• [DIRECTIONS FOR THIS TASK]:
Lines with "done" in the records below: say how many there are, and add nothing.

• [DATASET]:

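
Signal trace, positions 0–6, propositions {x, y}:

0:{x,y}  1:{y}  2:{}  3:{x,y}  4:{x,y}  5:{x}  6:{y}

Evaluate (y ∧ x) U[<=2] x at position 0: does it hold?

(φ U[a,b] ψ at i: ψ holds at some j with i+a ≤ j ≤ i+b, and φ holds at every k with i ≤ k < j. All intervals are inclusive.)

Need some j in [0,2] with x, and (y ∧ x) at every k in [0,j-1].
  j=0: x holds; no prefix to check → satisfied.

Holds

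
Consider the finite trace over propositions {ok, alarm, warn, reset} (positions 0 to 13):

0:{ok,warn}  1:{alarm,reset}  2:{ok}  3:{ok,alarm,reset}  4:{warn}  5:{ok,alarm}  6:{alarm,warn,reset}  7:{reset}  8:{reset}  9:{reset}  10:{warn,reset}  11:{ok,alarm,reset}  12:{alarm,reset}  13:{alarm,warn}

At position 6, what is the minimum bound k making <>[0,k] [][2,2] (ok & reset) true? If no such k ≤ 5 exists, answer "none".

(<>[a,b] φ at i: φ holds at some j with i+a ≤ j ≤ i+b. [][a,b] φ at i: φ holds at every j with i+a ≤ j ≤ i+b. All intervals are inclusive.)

3

Scan j = 6,7,… for [][2,2] (ok & reset):
  j=6: fails
  j=7: fails
  j=8: fails
  j=9: holds
First hit at j=9, so smallest k = 9-6 = 3.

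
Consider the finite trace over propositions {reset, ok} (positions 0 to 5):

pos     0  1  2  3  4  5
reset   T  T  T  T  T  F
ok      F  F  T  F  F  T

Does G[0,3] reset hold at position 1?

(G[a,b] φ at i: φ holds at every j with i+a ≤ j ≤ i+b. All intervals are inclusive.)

Yes

Check reset at every j in [1,4]:
  j=1: true
  j=2: true
  j=3: true
  j=4: true
All positions satisfy it → formula holds.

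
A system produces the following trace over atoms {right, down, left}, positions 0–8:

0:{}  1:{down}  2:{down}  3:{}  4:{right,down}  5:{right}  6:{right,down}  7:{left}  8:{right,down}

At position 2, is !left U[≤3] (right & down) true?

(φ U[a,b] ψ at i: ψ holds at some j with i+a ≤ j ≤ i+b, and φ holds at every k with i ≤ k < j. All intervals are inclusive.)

True

Need some j in [2,5] with (right & down), and !left at every k in [2,j-1].
  j=2: (right & down) false.
  j=3: (right & down) false.
  j=4: (right & down) holds; !left holds at every k in [2,3] → satisfied.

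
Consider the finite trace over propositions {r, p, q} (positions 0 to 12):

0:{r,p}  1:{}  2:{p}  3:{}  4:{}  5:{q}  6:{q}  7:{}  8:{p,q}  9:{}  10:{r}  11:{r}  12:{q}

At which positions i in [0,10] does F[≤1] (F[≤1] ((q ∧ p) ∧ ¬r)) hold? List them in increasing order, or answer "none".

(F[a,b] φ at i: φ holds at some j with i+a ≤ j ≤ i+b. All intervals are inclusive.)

Evaluate at each i in [0,10]:
  i=0: ✗ (none in [0,1])
  i=1: ✗ (none in [1,2])
  i=2: ✗ (none in [2,3])
  i=3: ✗ (none in [3,4])
  i=4: ✗ (none in [4,5])
  i=5: ✗ (none in [5,6])
  i=6: ✓ (witness j=7)
  i=7: ✓ (witness j=7)
  i=8: ✓ (witness j=8)
  i=9: ✗ (none in [9,10])
  i=10: ✗ (none in [10,11])

6, 7, 8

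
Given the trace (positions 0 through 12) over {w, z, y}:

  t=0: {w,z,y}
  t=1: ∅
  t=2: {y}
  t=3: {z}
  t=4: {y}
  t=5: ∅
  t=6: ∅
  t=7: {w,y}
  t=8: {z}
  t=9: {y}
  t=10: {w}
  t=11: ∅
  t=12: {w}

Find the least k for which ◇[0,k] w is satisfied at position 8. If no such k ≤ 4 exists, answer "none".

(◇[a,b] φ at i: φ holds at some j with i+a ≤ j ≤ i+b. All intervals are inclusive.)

2

Scan j = 8,9,… for w:
  j=8: fails
  j=9: fails
  j=10: holds
First hit at j=10, so smallest k = 10-8 = 2.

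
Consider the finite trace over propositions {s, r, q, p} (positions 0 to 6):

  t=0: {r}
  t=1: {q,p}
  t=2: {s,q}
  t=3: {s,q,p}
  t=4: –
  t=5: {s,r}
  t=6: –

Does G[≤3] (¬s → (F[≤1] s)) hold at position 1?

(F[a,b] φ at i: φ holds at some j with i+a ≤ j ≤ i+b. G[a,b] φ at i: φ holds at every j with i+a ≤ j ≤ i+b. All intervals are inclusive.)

Check (¬s → (F[≤1] s)) at every j in [1,4]:
  j=1: antecedent true; consequent holds (witness at 2) → ✓
  j=2: antecedent false → ✓
  j=3: antecedent false → ✓
  j=4: antecedent true; consequent holds (witness at 5) → ✓
All positions satisfy it → formula holds.

Holds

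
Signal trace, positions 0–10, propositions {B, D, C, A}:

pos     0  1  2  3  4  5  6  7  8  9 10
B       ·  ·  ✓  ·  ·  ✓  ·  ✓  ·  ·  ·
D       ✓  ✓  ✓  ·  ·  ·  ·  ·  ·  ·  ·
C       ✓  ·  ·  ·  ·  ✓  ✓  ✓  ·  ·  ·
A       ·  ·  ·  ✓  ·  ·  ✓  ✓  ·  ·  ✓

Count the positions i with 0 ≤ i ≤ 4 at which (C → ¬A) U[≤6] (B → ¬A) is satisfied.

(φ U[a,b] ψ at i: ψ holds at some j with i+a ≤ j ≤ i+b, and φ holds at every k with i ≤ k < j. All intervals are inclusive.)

Evaluate at each i in [0,4]:
  i=0: ✓ (rhs at j=0)
  i=1: ✓ (rhs at j=1)
  i=2: ✓ (rhs at j=2)
  i=3: ✓ (rhs at j=3)
  i=4: ✓ (rhs at j=4)
Positions where it holds: {0, 1, 2, 3, 4} → 5.

5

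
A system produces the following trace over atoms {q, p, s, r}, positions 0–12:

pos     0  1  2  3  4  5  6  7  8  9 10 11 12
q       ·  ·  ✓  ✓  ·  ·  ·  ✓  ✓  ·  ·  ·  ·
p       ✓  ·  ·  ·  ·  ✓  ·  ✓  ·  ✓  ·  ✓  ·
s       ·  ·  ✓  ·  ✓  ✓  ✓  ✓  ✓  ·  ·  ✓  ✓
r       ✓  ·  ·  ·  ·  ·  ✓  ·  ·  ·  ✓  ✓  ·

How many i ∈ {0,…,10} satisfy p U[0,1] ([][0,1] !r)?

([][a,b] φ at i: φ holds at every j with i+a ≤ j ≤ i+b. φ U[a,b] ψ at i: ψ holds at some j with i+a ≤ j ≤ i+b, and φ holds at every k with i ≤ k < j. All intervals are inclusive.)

7

Evaluate at each i in [0,10]:
  i=0: ✓ (rhs at j=1; lhs holds on [0,0])
  i=1: ✓ (rhs at j=1)
  i=2: ✓ (rhs at j=2)
  i=3: ✓ (rhs at j=3)
  i=4: ✓ (rhs at j=4)
  i=5: ✗ (no rhs in [5,6])
  i=6: ✗ (lhs fails at k=6 before rhs at j=7)
  i=7: ✓ (rhs at j=7)
  i=8: ✓ (rhs at j=8)
  i=9: ✗ (no rhs in [9,10])
  i=10: ✗ (no rhs in [10,11])
Positions where it holds: {0, 1, 2, 3, 4, 7, 8} → 7.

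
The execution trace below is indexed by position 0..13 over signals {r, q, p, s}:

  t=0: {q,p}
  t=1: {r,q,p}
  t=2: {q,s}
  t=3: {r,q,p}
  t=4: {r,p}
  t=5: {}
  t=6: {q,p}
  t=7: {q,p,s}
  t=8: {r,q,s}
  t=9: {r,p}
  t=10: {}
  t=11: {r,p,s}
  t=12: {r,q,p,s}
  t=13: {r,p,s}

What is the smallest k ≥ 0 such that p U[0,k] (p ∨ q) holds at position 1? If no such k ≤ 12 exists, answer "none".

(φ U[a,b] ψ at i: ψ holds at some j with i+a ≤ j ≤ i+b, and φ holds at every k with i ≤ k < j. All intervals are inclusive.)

0

Need earliest j ≥ 1 with (p ∨ q), and p at every k in [1,j-1].
  j=1: rhs holds (empty prefix). k = 0.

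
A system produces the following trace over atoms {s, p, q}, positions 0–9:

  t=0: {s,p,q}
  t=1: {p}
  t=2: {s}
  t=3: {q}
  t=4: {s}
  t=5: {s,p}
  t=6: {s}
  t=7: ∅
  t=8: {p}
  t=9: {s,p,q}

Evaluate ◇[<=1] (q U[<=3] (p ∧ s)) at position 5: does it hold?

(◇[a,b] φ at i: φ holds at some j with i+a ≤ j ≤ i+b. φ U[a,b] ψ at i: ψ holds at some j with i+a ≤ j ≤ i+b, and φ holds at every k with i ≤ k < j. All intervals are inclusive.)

Check (q U[<=3] (p ∧ s)) at each j in [5,6]:
  j=5: holds
  j=6: fails
Found at j=5 → formula holds.

Yes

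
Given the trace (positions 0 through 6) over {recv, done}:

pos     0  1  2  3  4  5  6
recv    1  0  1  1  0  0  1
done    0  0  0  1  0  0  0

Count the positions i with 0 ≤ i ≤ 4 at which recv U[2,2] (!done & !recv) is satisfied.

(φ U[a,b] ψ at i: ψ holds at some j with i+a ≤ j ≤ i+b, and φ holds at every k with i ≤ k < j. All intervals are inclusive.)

Evaluate at each i in [0,4]:
  i=0: ✗ (no rhs in [2,2])
  i=1: ✗ (no rhs in [3,3])
  i=2: ✓ (rhs at j=4; lhs holds on [2,3])
  i=3: ✗ (lhs fails at k=4 before rhs at j=5)
  i=4: ✗ (no rhs in [6,6])
Positions where it holds: {2} → 1.

1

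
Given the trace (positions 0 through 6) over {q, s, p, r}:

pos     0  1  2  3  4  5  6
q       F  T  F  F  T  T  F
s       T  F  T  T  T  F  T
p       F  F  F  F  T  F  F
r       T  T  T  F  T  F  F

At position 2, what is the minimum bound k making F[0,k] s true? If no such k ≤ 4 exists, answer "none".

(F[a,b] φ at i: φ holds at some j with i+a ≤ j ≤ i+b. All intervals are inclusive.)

0

Scan j = 2,3,… for s:
  j=2: holds
First hit at j=2, so smallest k = 2-2 = 0.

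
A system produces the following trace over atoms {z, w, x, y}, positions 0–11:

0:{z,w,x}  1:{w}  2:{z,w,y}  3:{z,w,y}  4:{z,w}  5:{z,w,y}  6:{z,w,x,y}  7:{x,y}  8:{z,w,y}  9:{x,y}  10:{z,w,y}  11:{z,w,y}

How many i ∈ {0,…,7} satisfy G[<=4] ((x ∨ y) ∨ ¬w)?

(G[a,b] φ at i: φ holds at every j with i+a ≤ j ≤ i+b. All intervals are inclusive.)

Evaluate at each i in [0,7]:
  i=0: ✗ (fails at j=1)
  i=1: ✗ (fails at j=1)
  i=2: ✗ (fails at j=4)
  i=3: ✗ (fails at j=4)
  i=4: ✗ (fails at j=4)
  i=5: ✓ (all of [5,9])
  i=6: ✓ (all of [6,10])
  i=7: ✓ (all of [7,11])
Positions where it holds: {5, 6, 7} → 3.

3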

• [EXPECTED ANSWER]:
3